• _Your task_
I need the lines below from the one with "A seismometer is" down to the one with "The following 5" reproduced exactly, both ends included, and nothing else.

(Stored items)

____

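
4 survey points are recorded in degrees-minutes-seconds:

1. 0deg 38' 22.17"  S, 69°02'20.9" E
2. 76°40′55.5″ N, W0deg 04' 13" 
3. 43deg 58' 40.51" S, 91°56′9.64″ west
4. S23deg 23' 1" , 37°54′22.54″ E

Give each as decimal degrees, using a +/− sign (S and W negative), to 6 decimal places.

1. -0.639492, 69.039139
2. 76.682083, -0.070278
3. -43.977919, -91.936011
4. -23.383611, 37.906261

Point 1:
  Lat: 0 + 38/60 + 22.17/3600 = 0.6394917
  S ⇒ negate
  Lon: 2′ + 20.9″ = 2.34833′; 69 + 2.34833/60 = 69.0391389
  E → positive
Point 2:
  Lat: 40′ + 55.5″ = 40.92500′; 76 + 40.92500/60 = 76.6820833
  N ⇒ keep positive
  Lon: 0 + 4/60 + 13/3600 = 0.0702778
  hemisphere W, so the sign is −
Point 3:
  φ: 43° + 58/60 + 40.51/3600 = 43 + 0.966667 + 0.011253 = 43.9779194
  S → negative
  Longitude: 56′ + 9.64″ = 56.16067′; 91 + 56.16067/60 = 91.9360111
  hemisphere W, so the sign is −
Point 4:
  Latitude: 23 + 23/60 + 1/3600 = 23.3836111
  hemisphere S, so the sign is −
  Longitude: 37 + 54/60 + 22.54/3600 = 37.9062611
  E → positive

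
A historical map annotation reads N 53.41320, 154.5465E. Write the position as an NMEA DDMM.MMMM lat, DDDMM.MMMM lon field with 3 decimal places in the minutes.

5324.792,N / 15432.790,E

φ: fractional part 0.413200 → 24.79200 minutes
λ: 154° + 0.546500 × 60 = 154° 32.79000′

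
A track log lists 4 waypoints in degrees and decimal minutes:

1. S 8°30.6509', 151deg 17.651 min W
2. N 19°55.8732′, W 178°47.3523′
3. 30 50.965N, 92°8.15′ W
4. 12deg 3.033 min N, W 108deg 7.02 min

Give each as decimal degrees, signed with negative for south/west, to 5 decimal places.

Point 1:
  φ: 30.6509′ = 0.510848°; total 8.510848
  hemisphere S, so the sign is −
  λ: 17.651′ = 0.294183°; total 151.294183
  W ⇒ negate
Point 2:
  φ: 19 + 55.8732/60 = 19.931220
  N → positive
  Longitude: 47.3523′ = 0.789205°; total 178.789205
  W ⇒ negate
Point 3:
  φ: 50.965′ = 0.849417°; total 30.849417
  N → positive
  Longitude: 92 + 8.15/60 = 92.135833
  hemisphere W, so the sign is −
Point 4:
  Latitude: 3.033′ = 0.050550°; total 12.050550
  N → positive
  λ: 108 + 7.02/60 = 108.117000
  W → negative

1. -8.51085, -151.29418
2. 19.93122, -178.78921
3. 30.84942, -92.13583
4. 12.05055, -108.11700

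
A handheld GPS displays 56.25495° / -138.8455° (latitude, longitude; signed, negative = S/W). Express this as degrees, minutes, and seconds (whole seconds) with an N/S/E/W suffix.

56°15′18″ N, 138°50′44″ W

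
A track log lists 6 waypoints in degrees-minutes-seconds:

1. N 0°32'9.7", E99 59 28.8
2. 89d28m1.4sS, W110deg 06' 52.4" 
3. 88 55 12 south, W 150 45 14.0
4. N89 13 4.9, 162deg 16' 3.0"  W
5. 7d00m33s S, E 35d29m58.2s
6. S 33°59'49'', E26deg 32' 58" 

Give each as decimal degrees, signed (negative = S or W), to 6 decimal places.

1. 0.536028, 99.991333
2. -89.467056, -110.114556
3. -88.920000, -150.753889
4. 89.218028, -162.267500
5. -7.009167, 35.499500
6. -33.996944, 26.549444

Point 1:
  Latitude: 32′ + 9.7″ = 32.16167′; 0 + 32.16167/60 = 0.5360278
  N → positive
  Lon: 99° + 59/60 + 28.8/3600 = 99 + 0.983333 + 0.008000 = 99.9913333
  E ⇒ keep positive
Point 2:
  Lat: 89° + 28/60 + 1.4/3600 = 89 + 0.466667 + 0.000389 = 89.4670556
  hemisphere S, so the sign is −
  λ: 6′ + 52.4″ = 6.87333′; 110 + 6.87333/60 = 110.1145556
  W ⇒ negate
Point 3:
  Latitude: 55′ + 12″ = 55.20000′; 88 + 55.20000/60 = 88.9200000
  S → negative
  Lon: 150 + 45/60 + 14/3600 = 150.7538889
  W ⇒ negate
Point 4:
  Lat: 89 + 13/60 + 4.9/3600 = 89.2180278
  N ⇒ keep positive
  Lon: 162 + 16/60 + 3/3600 = 162.2675000
  W ⇒ negate
Point 5:
  Lat: 7° + 0/60 + 33/3600 = 7 + 0.000000 + 0.009167 = 7.0091667
  S ⇒ negate
  Longitude: 29′ + 58.2″ = 29.97000′; 35 + 29.97000/60 = 35.4995000
  E → positive
Point 6:
  Lat: 59′ + 49″ = 59.81667′; 33 + 59.81667/60 = 33.9969444
  S ⇒ negate
  λ: 32′ + 58″ = 32.96667′; 26 + 32.96667/60 = 26.5494444
  E ⇒ keep positive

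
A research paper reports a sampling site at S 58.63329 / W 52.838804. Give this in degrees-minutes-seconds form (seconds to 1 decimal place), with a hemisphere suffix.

58°37′59.8″ S, 52°50′19.7″ W

Latitude: whole degrees 58; 37.99740′ → 37′ and 59.844″
λ: 0.838804° → 50.32824′; 0.32824 × 60 = 19.694″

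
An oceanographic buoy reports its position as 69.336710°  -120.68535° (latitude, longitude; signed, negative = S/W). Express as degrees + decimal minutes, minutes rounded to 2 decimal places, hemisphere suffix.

69° 20.20′ N, 120° 41.12′ W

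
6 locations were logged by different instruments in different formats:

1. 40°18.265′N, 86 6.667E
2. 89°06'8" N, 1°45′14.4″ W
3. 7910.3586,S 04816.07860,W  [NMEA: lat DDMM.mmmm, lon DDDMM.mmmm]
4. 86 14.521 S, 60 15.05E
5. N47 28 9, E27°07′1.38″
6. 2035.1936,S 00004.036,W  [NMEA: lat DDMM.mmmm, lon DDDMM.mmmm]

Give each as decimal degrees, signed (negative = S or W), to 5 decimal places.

1. 40.30442, 86.11112
2. 89.10222, -1.75400
3. -79.17264, -48.26798
4. -86.24202, 60.25083
5. 47.46917, 27.11705
6. -20.58656, -0.06727

Point 1:
  Latitude: 40 + 18.265/60 = 40.304417
  N → positive
  Longitude: 86 + 6.667/60 = 86.111117
  E → positive
Point 2:
  φ: 89° + 6/60 + 8/3600 = 89 + 0.100000 + 0.002222 = 89.102222
  N ⇒ keep positive
  Longitude: 1° + 45/60 + 14.4/3600 = 1 + 0.750000 + 0.004000 = 1.754000
  W ⇒ negate
Point 3:
  φ: split at 2 digits → 79° and 10.3586′; 79 + 10.3586/60 = 79.172643
  S ⇒ negate
  Lon: split at 3 digits → 048° and 16.0786′; 48 + 16.0786/60 = 48.267977
  W → negative
Point 4:
  Latitude: 86 + 14.521/60 = 86.242017
  hemisphere S, so the sign is −
  λ: 15.05′ = 0.250833°; total 60.250833
  E → positive
Point 5:
  Lat: 47° + 28/60 + 9/3600 = 47 + 0.466667 + 0.002500 = 47.469167
  N → positive
  Lon: 27° + 7/60 + 1.38/3600 = 27 + 0.116667 + 0.000383 = 27.117050
  E ⇒ keep positive
Point 6:
  Lat: degrees = first 2 digits = 20, minutes = 35.1936; 20 + 35.1936/60 = 20.586560
  hemisphere S, so the sign is −
  Lon: degrees = first 3 digits = 0, minutes = 4.036; 0 + 4.036/60 = 0.067267
  hemisphere W, so the sign is −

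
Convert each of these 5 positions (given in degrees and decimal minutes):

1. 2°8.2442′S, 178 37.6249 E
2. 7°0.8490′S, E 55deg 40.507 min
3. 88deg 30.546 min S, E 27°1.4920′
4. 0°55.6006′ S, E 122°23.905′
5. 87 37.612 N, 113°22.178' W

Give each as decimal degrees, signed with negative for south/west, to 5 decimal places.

Point 1:
  Lat: 2 + 8.2442/60 = 2.137403
  S ⇒ negate
  λ: 178 + 37.6249/60 = 178.627082
  E ⇒ keep positive
Point 2:
  Lat: 7 + 0.849/60 = 7.014150
  S → negative
  λ: 55 + 40.507/60 = 55.675117
  E → positive
Point 3:
  φ: 88 + 30.546/60 = 88.509100
  S ⇒ negate
  λ: 1.492′ = 0.024867°; total 27.024867
  E → positive
Point 4:
  Latitude: 55.6006′ = 0.926677°; total 0.926677
  S ⇒ negate
  Lon: 122 + 23.905/60 = 122.398417
  E ⇒ keep positive
Point 5:
  φ: 87 + 37.612/60 = 87.626867
  N → positive
  λ: 22.178′ = 0.369633°; total 113.369633
  W ⇒ negate

1. -2.13740, 178.62708
2. -7.01415, 55.67512
3. -88.50910, 27.02487
4. -0.92668, 122.39842
5. 87.62687, -113.36963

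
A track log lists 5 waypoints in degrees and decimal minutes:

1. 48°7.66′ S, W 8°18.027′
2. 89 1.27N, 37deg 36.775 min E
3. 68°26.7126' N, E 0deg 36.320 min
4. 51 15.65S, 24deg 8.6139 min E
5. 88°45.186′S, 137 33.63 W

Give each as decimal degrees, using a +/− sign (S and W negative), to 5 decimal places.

Point 1:
  Latitude: 48 + 7.66/60 = 48.127667
  S → negative
  Longitude: 8 + 18.027/60 = 8.300450
  W ⇒ negate
Point 2:
  φ: 1.27′ = 0.021167°; total 89.021167
  N ⇒ keep positive
  λ: 37 + 36.775/60 = 37.612917
  E → positive
Point 3:
  φ: 68 + 26.7126/60 = 68.445210
  N ⇒ keep positive
  λ: 0 + 36.32/60 = 0.605333
  E ⇒ keep positive
Point 4:
  Lat: 15.65′ = 0.260833°; total 51.260833
  S → negative
  Lon: 24 + 8.6139/60 = 24.143565
  E → positive
Point 5:
  φ: 88 + 45.186/60 = 88.753100
  hemisphere S, so the sign is −
  λ: 33.63′ = 0.560500°; total 137.560500
  W → negative

1. -48.12767, -8.30045
2. 89.02117, 37.61292
3. 68.44521, 0.60533
4. -51.26083, 24.14357
5. -88.75310, -137.56050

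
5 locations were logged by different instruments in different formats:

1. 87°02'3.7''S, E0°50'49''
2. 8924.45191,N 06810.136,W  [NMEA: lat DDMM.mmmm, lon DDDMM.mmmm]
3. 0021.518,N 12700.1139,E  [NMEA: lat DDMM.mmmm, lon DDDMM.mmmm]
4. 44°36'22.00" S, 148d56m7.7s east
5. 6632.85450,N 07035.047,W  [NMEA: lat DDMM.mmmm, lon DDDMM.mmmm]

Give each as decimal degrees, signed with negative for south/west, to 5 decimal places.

Point 1:
  φ: 87 + 2/60 + 3.7/3600 = 87.034361
  hemisphere S, so the sign is −
  Lon: 50′ + 49″ = 50.81667′; 0 + 50.81667/60 = 0.846944
  E → positive
Point 2:
  Latitude: split at 2 digits → 89° and 24.45191′; 89 + 24.45191/60 = 89.407532
  N → positive
  Lon: split at 3 digits → 068° and 10.136′; 68 + 10.136/60 = 68.168933
  hemisphere W, so the sign is −
Point 3:
  Lat: split at 2 digits → 00° and 21.518′; 0 + 21.518/60 = 0.358633
  N → positive
  Lon: split at 3 digits → 127° and 0.1139′; 127 + 0.1139/60 = 127.001898
  E ⇒ keep positive
Point 4:
  Latitude: 44 + 36/60 + 22/3600 = 44.606111
  S ⇒ negate
  Longitude: 56′ + 7.7″ = 56.12833′; 148 + 56.12833/60 = 148.935472
  E ⇒ keep positive
Point 5:
  Lat: split at 2 digits → 66° and 32.8545′; 66 + 32.8545/60 = 66.547575
  N ⇒ keep positive
  Lon: split at 3 digits → 070° and 35.047′; 70 + 35.047/60 = 70.584117
  W ⇒ negate

1. -87.03436, 0.84694
2. 89.40753, -68.16893
3. 0.35863, 127.00190
4. -44.60611, 148.93547
5. 66.54758, -70.58412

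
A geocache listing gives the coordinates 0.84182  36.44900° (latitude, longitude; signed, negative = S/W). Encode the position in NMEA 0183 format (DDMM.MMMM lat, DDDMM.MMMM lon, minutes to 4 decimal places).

0050.5092,N / 03626.9400,E

φ: minutes = (0.841820 − 0) × 60 = 50.509200
λ: 36° + 0.449000 × 60 = 36° 26.940000′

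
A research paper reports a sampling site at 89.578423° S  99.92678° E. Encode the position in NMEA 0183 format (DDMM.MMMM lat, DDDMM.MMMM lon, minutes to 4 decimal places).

8934.7054,S / 09955.6068,E

φ: minutes = (89.578423 − 89) × 60 = 34.705380
Longitude: minutes = (99.926780 − 99) × 60 = 55.606800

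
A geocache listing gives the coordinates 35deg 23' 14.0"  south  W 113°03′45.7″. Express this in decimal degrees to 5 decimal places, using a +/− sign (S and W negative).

Latitude: 35° + 23/60 + 14/3600 = 35 + 0.383333 + 0.003889 = 35.387222
S ⇒ negate
λ: 3′ + 45.7″ = 3.76167′; 113 + 3.76167/60 = 113.062694
W ⇒ negate

-35.38722, -113.06269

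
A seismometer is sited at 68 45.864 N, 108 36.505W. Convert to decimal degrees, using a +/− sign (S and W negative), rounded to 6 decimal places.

68.764400, -108.608417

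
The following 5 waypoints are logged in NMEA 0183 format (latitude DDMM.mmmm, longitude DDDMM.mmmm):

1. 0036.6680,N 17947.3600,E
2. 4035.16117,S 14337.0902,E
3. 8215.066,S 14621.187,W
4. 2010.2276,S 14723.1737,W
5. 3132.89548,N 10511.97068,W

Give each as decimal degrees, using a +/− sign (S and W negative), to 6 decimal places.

1. 0.611133, 179.789333
2. -40.586020, 143.618170
3. -82.251100, -146.353117
4. -20.170460, -147.386228
5. 31.548258, -105.199511

Point 1:
  φ: degrees = first 2 digits = 0, minutes = 36.668; 0 + 36.668/60 = 0.6111333
  N → positive
  Lon: split at 3 digits → 179° and 47.36′; 179 + 47.36/60 = 179.7893333
  E → positive
Point 2:
  Lat: split at 2 digits → 40° and 35.16117′; 40 + 35.16117/60 = 40.5860195
  hemisphere S, so the sign is −
  λ: split at 3 digits → 143° and 37.0902′; 143 + 37.0902/60 = 143.6181700
  E ⇒ keep positive
Point 3:
  Latitude: degrees = first 2 digits = 82, minutes = 15.066; 82 + 15.066/60 = 82.2511000
  S → negative
  Lon: split at 3 digits → 146° and 21.187′; 146 + 21.187/60 = 146.3531167
  W ⇒ negate
Point 4:
  Lat: split at 2 digits → 20° and 10.2276′; 20 + 10.2276/60 = 20.1704600
  S → negative
  Longitude: degrees = first 3 digits = 147, minutes = 23.1737; 147 + 23.1737/60 = 147.3862283
  W ⇒ negate
Point 5:
  Lat: degrees = first 2 digits = 31, minutes = 32.89548; 31 + 32.89548/60 = 31.5482580
  N → positive
  λ: split at 3 digits → 105° and 11.97068′; 105 + 11.97068/60 = 105.1995113
  W → negative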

____

• _Reply_
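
A seismometer is sited at 68 45.864 N, 108 36.505W. Convert to decimal degrees, using a +/− sign (S and W negative), rounded to 6 decimal places.

68.764400, -108.608417

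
The following 5 waypoints are logged in NMEA 0183 format (latitude DDMM.mmmm, longitude DDDMM.mmmm):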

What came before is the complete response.